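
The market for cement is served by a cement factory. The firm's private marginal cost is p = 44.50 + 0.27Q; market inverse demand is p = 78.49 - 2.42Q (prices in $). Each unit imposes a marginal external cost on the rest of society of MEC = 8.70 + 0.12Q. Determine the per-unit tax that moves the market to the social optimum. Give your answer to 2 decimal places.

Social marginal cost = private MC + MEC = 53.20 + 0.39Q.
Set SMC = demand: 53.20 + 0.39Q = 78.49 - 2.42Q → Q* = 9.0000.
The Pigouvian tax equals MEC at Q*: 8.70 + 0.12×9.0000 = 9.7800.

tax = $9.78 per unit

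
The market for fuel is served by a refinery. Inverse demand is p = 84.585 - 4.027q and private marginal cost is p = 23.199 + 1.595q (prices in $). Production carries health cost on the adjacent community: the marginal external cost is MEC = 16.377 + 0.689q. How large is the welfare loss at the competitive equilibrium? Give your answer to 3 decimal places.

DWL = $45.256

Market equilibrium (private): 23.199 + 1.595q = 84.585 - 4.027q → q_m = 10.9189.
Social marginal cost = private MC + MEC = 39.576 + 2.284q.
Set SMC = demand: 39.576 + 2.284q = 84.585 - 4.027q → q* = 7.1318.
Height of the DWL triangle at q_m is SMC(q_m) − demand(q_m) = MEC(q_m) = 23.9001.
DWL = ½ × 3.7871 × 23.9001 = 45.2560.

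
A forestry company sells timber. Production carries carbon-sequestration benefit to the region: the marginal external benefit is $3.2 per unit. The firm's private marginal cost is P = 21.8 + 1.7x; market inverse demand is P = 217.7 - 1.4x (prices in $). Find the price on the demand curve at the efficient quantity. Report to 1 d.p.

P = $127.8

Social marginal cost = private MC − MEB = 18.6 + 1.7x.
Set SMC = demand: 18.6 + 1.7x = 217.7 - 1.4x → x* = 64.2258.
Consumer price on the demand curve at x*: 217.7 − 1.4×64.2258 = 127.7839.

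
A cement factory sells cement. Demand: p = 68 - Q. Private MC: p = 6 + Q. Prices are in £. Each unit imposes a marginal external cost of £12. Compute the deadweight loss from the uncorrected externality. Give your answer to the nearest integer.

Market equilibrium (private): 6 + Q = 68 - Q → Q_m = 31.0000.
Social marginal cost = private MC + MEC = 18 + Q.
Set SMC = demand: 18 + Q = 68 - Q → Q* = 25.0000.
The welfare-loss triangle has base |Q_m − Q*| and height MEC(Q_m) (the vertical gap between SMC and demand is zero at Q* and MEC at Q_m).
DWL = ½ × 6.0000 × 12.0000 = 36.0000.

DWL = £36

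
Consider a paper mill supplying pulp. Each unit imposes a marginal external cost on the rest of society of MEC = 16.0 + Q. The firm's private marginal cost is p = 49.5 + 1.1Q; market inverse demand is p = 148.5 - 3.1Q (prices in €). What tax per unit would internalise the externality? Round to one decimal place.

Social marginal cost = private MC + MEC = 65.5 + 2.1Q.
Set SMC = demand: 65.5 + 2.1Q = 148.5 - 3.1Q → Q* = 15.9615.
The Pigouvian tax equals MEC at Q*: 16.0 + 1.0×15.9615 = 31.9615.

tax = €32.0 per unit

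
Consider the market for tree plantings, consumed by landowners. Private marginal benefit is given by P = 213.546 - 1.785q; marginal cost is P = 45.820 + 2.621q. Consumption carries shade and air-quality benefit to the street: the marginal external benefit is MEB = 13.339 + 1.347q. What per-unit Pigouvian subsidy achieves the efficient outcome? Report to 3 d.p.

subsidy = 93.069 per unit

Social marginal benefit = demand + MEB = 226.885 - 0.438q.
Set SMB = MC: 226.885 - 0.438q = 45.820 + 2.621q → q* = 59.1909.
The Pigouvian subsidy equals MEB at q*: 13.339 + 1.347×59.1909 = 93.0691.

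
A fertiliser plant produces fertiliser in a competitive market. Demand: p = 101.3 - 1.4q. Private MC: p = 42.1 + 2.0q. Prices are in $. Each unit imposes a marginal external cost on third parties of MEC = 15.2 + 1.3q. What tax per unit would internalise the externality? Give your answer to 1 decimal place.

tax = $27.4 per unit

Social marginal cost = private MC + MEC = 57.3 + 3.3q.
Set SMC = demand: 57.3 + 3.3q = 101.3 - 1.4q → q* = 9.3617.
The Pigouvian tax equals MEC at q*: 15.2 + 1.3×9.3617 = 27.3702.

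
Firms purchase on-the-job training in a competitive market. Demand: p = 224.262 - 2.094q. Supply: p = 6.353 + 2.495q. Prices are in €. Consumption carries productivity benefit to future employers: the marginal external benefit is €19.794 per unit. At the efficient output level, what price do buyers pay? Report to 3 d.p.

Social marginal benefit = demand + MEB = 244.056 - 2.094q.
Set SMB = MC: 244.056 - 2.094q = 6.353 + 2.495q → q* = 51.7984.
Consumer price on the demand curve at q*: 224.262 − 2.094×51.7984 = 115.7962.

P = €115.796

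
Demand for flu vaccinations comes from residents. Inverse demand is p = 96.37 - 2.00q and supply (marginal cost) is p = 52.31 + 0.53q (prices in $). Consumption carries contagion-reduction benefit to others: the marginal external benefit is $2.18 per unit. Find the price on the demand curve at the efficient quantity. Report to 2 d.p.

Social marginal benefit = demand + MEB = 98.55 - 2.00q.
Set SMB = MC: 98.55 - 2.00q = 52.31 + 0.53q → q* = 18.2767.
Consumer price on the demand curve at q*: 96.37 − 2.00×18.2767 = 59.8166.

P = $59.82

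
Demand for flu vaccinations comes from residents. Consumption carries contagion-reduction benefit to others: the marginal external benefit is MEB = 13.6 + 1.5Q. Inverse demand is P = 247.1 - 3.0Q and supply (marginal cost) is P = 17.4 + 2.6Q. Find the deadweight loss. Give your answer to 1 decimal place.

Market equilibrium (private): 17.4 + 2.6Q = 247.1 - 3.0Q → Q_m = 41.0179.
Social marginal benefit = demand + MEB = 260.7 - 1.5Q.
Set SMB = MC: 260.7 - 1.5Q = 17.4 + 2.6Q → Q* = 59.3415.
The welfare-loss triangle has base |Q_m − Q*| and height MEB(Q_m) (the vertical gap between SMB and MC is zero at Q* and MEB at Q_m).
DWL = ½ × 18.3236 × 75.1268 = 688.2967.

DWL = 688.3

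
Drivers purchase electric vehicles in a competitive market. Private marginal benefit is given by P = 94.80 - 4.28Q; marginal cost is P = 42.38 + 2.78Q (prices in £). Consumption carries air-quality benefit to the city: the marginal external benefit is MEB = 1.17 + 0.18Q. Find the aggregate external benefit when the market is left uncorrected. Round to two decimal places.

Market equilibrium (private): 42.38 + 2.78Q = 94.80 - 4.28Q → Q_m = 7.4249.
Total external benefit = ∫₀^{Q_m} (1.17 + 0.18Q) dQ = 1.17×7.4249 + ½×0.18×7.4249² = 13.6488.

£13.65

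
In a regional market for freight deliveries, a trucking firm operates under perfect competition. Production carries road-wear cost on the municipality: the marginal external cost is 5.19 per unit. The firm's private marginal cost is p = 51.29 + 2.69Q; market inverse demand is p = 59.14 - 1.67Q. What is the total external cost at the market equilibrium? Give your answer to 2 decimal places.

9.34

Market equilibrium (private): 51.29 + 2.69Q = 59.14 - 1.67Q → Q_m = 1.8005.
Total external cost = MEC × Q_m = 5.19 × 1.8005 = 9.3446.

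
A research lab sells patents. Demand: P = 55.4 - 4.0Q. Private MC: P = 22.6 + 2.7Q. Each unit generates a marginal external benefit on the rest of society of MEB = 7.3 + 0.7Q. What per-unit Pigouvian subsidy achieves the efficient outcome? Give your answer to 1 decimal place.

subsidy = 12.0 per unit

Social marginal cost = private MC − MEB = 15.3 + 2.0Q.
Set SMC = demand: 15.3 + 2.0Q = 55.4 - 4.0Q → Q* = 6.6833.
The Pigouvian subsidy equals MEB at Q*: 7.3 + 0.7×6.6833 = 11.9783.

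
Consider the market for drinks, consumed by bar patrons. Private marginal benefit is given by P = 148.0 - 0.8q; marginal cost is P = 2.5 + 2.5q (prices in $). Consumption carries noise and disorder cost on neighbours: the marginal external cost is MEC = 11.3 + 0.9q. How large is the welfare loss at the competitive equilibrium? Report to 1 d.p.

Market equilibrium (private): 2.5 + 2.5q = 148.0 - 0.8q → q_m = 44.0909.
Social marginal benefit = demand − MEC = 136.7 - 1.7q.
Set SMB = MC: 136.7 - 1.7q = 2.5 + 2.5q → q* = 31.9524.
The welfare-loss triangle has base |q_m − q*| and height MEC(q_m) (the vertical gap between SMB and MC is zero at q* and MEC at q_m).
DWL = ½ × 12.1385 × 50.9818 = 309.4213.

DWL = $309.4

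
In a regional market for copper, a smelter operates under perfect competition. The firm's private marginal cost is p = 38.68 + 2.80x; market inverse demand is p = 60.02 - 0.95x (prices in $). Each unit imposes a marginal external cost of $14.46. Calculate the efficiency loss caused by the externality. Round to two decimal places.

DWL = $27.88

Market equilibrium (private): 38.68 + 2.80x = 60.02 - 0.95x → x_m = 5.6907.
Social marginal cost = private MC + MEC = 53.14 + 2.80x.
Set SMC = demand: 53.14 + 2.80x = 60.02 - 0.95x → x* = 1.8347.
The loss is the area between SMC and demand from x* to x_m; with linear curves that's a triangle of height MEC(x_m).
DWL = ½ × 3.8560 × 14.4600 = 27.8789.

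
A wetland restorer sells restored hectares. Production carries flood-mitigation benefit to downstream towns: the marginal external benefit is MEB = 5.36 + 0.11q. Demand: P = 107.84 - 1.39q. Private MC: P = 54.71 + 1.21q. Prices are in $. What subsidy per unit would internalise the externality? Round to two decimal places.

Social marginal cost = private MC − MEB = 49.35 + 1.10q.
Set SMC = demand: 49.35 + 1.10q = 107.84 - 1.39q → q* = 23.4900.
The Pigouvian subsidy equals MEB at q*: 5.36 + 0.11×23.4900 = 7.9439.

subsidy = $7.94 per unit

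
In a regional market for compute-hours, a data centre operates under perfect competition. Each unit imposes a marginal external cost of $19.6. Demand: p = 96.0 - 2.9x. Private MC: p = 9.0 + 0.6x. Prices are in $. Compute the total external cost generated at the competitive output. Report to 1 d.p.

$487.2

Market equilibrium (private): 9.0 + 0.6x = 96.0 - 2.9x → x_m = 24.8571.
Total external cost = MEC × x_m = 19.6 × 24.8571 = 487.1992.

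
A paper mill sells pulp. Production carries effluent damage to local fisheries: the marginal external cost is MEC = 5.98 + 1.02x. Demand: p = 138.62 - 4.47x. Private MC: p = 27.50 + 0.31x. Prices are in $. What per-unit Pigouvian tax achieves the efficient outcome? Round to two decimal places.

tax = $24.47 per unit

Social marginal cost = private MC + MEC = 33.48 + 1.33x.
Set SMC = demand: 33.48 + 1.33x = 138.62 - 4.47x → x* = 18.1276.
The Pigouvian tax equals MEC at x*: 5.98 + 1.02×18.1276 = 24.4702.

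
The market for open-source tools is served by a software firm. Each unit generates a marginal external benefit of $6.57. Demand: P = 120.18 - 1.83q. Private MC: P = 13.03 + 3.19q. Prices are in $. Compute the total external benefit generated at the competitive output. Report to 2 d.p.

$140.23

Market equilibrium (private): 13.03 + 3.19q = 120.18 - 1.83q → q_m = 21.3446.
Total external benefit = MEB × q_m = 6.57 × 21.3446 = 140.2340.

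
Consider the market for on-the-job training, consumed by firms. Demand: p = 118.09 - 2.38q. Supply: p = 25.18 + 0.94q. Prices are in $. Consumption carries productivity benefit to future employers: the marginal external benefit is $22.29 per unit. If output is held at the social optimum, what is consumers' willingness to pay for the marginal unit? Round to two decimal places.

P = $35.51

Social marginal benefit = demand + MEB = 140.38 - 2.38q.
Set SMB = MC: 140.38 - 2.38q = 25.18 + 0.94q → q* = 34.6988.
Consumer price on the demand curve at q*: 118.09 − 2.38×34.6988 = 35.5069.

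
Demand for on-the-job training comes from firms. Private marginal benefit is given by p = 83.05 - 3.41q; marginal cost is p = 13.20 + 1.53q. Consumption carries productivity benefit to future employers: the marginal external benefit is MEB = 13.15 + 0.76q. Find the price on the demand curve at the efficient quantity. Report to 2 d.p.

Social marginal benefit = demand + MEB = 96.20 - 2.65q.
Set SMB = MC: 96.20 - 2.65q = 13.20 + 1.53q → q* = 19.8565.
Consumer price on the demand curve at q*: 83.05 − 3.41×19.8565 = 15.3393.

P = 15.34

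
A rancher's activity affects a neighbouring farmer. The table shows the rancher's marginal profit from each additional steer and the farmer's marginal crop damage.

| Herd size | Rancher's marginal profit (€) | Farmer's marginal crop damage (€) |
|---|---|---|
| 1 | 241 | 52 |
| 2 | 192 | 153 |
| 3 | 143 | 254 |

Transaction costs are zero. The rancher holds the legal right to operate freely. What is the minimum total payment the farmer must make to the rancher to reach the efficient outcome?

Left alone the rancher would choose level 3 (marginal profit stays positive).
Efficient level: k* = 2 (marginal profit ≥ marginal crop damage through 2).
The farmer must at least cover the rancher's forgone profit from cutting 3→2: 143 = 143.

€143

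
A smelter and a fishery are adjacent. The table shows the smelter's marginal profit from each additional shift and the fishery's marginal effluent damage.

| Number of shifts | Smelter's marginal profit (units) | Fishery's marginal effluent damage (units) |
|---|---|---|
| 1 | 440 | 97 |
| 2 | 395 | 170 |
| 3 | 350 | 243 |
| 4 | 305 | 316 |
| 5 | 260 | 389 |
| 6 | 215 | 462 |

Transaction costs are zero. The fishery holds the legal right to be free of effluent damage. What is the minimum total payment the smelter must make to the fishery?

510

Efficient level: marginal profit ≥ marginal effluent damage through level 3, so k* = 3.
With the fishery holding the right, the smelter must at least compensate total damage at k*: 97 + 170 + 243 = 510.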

──────────

**Task objective:** The lines above may hold the string "table". Say how many do, and give only that number.

**Answer:** 2